• **Exercise**:
Set down every line below, word for word.

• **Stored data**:
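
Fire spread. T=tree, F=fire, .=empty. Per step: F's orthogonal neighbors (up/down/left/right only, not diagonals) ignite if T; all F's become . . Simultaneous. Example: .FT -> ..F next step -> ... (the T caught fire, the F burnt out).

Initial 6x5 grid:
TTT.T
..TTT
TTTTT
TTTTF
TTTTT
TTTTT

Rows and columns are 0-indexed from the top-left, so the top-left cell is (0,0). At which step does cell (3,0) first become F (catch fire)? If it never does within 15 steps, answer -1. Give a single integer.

Step 1: cell (3,0)='T' (+3 fires, +1 burnt)
Step 2: cell (3,0)='T' (+5 fires, +3 burnt)
Step 3: cell (3,0)='T' (+6 fires, +5 burnt)
Step 4: cell (3,0)='F' (+5 fires, +6 burnt)
  -> target ignites at step 4
Step 5: cell (3,0)='.' (+4 fires, +5 burnt)
Step 6: cell (3,0)='.' (+2 fires, +4 burnt)
Step 7: cell (3,0)='.' (+1 fires, +2 burnt)
Step 8: cell (3,0)='.' (+0 fires, +1 burnt)
  fire out at step 8

4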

• **Answer to this problem**:
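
Fire spread. T=tree, F=fire, .=empty. Per step: F's orthogonal neighbors (up/down/left/right only, not diagonals) ignite if T; all F's become . . Simultaneous. Example: .FT -> ..F next step -> ... (the T caught fire, the F burnt out).

Initial 6x5 grid:
TTT.T
..TTT
TTTTT
TTTTF
TTTTT
TTTTT

Rows and columns are 0-indexed from the top-left, so the top-left cell is (0,0). At which step does cell (3,0) first become F (catch fire)? If it never does within 15 steps, answer -1. Give a single integer.

Step 1: cell (3,0)='T' (+3 fires, +1 burnt)
Step 2: cell (3,0)='T' (+5 fires, +3 burnt)
Step 3: cell (3,0)='T' (+6 fires, +5 burnt)
Step 4: cell (3,0)='F' (+5 fires, +6 burnt)
  -> target ignites at step 4
Step 5: cell (3,0)='.' (+4 fires, +5 burnt)
Step 6: cell (3,0)='.' (+2 fires, +4 burnt)
Step 7: cell (3,0)='.' (+1 fires, +2 burnt)
Step 8: cell (3,0)='.' (+0 fires, +1 burnt)
  fire out at step 8

4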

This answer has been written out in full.